* _PROBLEM TO SOLVE_: Pull every line containing "remaining" from the listing.

··········

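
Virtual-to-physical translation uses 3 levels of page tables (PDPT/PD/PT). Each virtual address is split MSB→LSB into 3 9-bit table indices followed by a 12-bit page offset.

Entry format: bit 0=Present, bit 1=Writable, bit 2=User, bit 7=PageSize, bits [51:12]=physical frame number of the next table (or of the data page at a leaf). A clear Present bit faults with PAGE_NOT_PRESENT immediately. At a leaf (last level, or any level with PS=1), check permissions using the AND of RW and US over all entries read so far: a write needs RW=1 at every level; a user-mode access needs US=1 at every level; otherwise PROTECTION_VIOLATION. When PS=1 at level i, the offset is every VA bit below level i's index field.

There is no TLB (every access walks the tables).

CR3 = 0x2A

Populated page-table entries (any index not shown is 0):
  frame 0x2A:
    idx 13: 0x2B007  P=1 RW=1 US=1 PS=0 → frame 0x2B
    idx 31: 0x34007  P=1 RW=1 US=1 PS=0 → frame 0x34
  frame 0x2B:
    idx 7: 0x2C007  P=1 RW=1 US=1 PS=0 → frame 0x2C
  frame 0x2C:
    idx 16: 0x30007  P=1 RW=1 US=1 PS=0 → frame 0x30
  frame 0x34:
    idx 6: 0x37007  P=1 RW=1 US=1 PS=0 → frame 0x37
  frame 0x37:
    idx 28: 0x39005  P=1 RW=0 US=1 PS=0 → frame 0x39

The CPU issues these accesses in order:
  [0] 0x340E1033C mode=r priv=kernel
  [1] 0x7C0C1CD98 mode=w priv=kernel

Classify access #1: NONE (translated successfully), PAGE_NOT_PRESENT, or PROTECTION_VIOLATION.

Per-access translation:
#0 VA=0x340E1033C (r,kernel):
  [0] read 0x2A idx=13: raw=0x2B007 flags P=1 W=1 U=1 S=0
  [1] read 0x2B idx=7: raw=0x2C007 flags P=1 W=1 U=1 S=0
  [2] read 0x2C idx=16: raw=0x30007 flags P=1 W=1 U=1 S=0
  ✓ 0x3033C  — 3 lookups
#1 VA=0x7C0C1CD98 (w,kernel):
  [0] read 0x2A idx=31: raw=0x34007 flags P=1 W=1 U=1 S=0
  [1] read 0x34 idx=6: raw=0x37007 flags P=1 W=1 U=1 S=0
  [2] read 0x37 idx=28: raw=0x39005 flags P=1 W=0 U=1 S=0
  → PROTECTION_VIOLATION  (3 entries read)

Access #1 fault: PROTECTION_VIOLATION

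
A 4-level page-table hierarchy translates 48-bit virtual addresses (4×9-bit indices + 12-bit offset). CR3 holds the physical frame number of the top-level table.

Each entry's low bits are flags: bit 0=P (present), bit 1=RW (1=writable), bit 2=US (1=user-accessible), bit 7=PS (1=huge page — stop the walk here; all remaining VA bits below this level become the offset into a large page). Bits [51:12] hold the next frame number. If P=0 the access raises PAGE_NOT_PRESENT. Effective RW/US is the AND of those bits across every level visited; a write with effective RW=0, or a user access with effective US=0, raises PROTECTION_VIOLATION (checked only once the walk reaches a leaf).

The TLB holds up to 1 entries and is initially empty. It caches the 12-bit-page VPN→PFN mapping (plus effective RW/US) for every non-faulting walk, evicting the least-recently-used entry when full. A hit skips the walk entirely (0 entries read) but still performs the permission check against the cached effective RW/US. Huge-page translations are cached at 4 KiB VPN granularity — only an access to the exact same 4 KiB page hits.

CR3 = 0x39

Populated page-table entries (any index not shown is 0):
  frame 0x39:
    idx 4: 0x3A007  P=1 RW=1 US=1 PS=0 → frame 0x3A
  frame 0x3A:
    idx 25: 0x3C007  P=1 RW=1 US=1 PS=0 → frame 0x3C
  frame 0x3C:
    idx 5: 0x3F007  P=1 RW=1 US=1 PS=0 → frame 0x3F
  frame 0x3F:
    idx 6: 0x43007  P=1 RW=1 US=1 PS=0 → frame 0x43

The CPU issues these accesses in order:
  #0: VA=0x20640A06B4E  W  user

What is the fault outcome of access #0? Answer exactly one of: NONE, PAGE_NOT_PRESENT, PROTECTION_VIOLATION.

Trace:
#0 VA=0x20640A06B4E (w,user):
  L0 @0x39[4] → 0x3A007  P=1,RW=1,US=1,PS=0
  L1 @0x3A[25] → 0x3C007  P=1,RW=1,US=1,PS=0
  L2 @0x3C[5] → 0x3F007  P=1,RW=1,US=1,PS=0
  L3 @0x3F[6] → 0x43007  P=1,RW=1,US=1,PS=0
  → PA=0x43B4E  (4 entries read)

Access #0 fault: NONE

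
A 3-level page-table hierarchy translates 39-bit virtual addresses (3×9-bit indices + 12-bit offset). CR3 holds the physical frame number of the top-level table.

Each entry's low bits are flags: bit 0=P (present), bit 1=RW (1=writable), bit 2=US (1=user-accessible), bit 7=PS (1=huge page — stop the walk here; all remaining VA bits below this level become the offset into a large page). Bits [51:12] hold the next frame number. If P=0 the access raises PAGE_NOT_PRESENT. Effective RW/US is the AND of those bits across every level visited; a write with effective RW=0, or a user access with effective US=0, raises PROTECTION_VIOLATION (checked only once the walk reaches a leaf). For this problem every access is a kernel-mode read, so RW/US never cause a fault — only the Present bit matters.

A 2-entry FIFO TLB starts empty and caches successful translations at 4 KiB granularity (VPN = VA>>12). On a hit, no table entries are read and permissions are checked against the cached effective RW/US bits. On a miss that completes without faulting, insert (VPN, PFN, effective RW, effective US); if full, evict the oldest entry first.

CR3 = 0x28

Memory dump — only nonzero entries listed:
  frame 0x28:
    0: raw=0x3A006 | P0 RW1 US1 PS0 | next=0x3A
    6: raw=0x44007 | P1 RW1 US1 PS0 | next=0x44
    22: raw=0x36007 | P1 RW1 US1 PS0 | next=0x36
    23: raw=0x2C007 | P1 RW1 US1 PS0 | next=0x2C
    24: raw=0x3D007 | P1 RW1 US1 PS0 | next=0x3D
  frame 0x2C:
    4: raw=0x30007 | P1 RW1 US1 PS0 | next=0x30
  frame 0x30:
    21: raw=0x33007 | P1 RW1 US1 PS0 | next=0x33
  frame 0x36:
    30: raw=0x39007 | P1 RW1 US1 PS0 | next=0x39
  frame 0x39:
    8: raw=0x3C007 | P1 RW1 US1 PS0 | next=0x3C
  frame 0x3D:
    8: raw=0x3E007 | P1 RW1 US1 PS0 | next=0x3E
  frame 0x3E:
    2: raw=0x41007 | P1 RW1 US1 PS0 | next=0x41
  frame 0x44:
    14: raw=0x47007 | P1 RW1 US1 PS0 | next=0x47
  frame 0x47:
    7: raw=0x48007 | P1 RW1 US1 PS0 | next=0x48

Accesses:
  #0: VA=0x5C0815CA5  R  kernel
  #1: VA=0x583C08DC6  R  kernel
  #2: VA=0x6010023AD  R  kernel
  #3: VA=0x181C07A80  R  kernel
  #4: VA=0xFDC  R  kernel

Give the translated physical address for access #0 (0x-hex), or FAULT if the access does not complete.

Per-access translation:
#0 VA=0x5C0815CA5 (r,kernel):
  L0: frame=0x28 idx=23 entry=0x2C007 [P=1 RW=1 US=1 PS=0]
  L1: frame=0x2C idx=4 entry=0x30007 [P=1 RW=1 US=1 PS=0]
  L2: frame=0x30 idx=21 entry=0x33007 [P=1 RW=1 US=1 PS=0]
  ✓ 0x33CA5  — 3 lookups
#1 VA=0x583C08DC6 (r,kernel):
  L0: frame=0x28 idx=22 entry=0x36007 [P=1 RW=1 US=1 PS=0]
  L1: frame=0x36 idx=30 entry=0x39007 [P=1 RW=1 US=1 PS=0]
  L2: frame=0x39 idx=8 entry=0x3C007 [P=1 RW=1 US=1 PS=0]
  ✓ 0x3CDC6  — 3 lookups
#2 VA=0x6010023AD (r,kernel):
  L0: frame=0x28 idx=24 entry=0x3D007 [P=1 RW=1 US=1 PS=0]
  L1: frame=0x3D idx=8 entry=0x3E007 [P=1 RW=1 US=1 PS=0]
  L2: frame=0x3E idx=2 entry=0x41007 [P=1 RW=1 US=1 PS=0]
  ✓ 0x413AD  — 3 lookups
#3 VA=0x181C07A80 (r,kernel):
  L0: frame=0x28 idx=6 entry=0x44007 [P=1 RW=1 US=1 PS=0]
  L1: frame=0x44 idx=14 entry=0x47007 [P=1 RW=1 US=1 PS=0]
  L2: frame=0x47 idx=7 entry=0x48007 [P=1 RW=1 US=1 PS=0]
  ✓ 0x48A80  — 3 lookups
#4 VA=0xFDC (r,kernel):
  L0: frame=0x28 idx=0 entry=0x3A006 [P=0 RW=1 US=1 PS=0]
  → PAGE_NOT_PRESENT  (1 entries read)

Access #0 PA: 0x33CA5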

··········

* _EXERCISE SOLUTION_:
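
Each entry's low bits are flags: bit 0=P (present), bit 1=RW (1=writable), bit 2=US (1=user-accessible), bit 7=PS (1=huge page — stop the walk here; all remaining VA bits below this level become the offset into a large page). Bits [51:12] hold the next frame number. If P=0 the access raises PAGE_NOT_PRESENT. Effective RW/US is the AND of those bits across every level visited; a write with effective RW=0, or a user access with effective US=0, raises PROTECTION_VIOLATION (checked only once the walk reaches a leaf).
Each entry's low bits are flags: bit 0=P (present), bit 1=RW (1=writable), bit 2=US (1=user-accessible), bit 7=PS (1=huge page — stop the walk here; all remaining VA bits below this level become the offset into a large page). Bits [51:12] hold the next frame number. If P=0 the access raises PAGE_NOT_PRESENT. Effective RW/US is the AND of those bits across every level visited; a write with effective RW=0, or a user access with effective US=0, raises PROTECTION_VIOLATION (checked only once the walk reaches a leaf). For this problem every access is a kernel-mode read, so RW/US never cause a fault — only the Present bit matters.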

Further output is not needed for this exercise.